AIM OF THE EXERCISE —
Return the data that follows, keeping every word and mark unchanged.

EXERCISE MATERIALS —
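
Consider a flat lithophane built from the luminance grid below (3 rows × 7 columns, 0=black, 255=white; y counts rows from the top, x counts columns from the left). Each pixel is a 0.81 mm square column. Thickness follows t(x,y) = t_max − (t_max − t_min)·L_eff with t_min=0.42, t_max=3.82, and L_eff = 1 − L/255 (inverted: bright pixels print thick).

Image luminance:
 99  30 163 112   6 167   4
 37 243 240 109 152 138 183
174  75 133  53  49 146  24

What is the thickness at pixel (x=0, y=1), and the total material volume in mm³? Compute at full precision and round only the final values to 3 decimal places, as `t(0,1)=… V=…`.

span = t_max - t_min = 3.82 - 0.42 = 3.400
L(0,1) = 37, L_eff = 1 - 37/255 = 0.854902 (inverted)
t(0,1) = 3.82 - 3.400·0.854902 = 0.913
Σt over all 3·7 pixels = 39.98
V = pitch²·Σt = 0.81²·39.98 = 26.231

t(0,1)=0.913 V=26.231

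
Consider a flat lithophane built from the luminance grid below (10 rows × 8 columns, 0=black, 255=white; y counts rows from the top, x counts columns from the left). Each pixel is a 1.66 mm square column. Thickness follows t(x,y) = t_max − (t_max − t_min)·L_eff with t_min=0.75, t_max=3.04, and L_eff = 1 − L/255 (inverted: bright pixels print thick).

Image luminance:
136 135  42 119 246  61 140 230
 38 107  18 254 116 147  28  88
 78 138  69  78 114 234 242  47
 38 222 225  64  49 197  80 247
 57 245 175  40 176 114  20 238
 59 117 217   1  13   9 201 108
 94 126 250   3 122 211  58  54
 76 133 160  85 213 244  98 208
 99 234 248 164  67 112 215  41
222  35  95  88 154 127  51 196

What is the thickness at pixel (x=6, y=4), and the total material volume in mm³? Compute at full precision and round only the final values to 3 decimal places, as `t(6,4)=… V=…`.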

ANSWER FOR THE TASK —
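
Consider a flat lithophane built from the luminance grid below (3 rows × 7 columns, 0=black, 255=white; y counts rows from the top, x counts columns from the left). Each pixel is a 0.81 mm square column. Thickness follows t(x,y) = t_max − (t_max − t_min)·L_eff with t_min=0.42, t_max=3.82, and L_eff = 1 − L/255 (inverted: bright pixels print thick).

Image luminance:
 99  30 163 112   6 167   4
 37 243 240 109 152 138 183
174  75 133  53  49 146  24

What is the thickness at pixel (x=0, y=1), and the total material volume in mm³? Compute at full precision and round only the final values to 3 decimal places, as `t(0,1)=… V=…`.

span = t_max - t_min = 3.82 - 0.42 = 3.400
L(0,1) = 37, L_eff = 1 - 37/255 = 0.854902 (inverted)
t(0,1) = 3.82 - 3.400·0.854902 = 0.913
Σt over all 3·7 pixels = 39.98
V = pitch²·Σt = 0.81²·39.98 = 26.231

t(0,1)=0.913 V=26.231

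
Consider a flat lithophane built from the luminance grid below (10 rows × 8 columns, 0=black, 255=white; y counts rows from the top, x counts columns from the left). Each pixel is a 1.66 mm square column. Thickness follows t(x,y) = t_max − (t_max − t_min)·L_eff with t_min=0.75, t_max=3.04, and L_eff = 1 − L/255 (inverted: bright pixels print thick).

Image luminance:
136 135  42 119 246  61 140 230
 38 107  18 254 116 147  28  88
 78 138  69  78 114 234 242  47
 38 222 225  64  49 197  80 247
 57 245 175  40 176 114  20 238
 59 117 217   1  13   9 201 108
 94 126 250   3 122 211  58  54
 76 133 160  85 213 244  98 208
 99 234 248 164  67 112 215  41
222  35  95  88 154 127  51 196

What is the thickness at pixel (x=6, y=4), and the total material volume in mm³? Compute at full precision and round only the final values to 3 decimal places, as `t(6,4)=… V=…`.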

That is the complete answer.